Study material:
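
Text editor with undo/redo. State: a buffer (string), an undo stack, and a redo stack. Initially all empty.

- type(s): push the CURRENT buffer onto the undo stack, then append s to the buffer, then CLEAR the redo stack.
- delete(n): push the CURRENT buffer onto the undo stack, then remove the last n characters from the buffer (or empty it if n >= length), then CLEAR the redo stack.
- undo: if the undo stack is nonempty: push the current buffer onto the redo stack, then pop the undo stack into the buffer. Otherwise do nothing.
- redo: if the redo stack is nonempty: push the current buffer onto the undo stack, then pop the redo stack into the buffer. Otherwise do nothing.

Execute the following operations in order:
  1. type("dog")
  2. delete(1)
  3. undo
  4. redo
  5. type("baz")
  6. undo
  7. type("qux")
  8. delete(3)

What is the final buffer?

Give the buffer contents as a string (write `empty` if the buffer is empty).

After op 1 (type): buf='dog' undo_depth=1 redo_depth=0
After op 2 (delete): buf='do' undo_depth=2 redo_depth=0
After op 3 (undo): buf='dog' undo_depth=1 redo_depth=1
After op 4 (redo): buf='do' undo_depth=2 redo_depth=0
After op 5 (type): buf='dobaz' undo_depth=3 redo_depth=0
After op 6 (undo): buf='do' undo_depth=2 redo_depth=1
After op 7 (type): buf='doqux' undo_depth=3 redo_depth=0
After op 8 (delete): buf='do' undo_depth=4 redo_depth=0

Answer: do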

Action item: Transcribe the material in full, exactly as it is given.

Exercise solution:
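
Text editor with undo/redo. State: a buffer (string), an undo stack, and a redo stack. Initially all empty.

- type(s): push the CURRENT buffer onto the undo stack, then append s to the buffer, then CLEAR the redo stack.
- delete(n): push the CURRENT buffer onto the undo stack, then remove the last n characters from the buffer (or empty it if n >= length), then CLEAR the redo stack.
- undo: if the undo stack is nonempty: push the current buffer onto the redo stack, then pop the undo stack into the buffer. Otherwise do nothing.
- redo: if the redo stack is nonempty: push the current buffer onto the undo stack, then pop the redo stack into the buffer. Otherwise do nothing.

Execute the following operations in order:
  1. type("dog")
  2. delete(1)
  3. undo
  4. redo
  5. type("baz")
  6. undo
  7. type("qux")
  8. delete(3)

What is the final buffer?

Give the buffer contents as a string (write `empty` if the buffer is empty).

After op 1 (type): buf='dog' undo_depth=1 redo_depth=0
After op 2 (delete): buf='do' undo_depth=2 redo_depth=0
After op 3 (undo): buf='dog' undo_depth=1 redo_depth=1
After op 4 (redo): buf='do' undo_depth=2 redo_depth=0
After op 5 (type): buf='dobaz' undo_depth=3 redo_depth=0
After op 6 (undo): buf='do' undo_depth=2 redo_depth=1
After op 7 (type): buf='doqux' undo_depth=3 redo_depth=0
After op 8 (delete): buf='do' undo_depth=4 redo_depth=0

Answer: do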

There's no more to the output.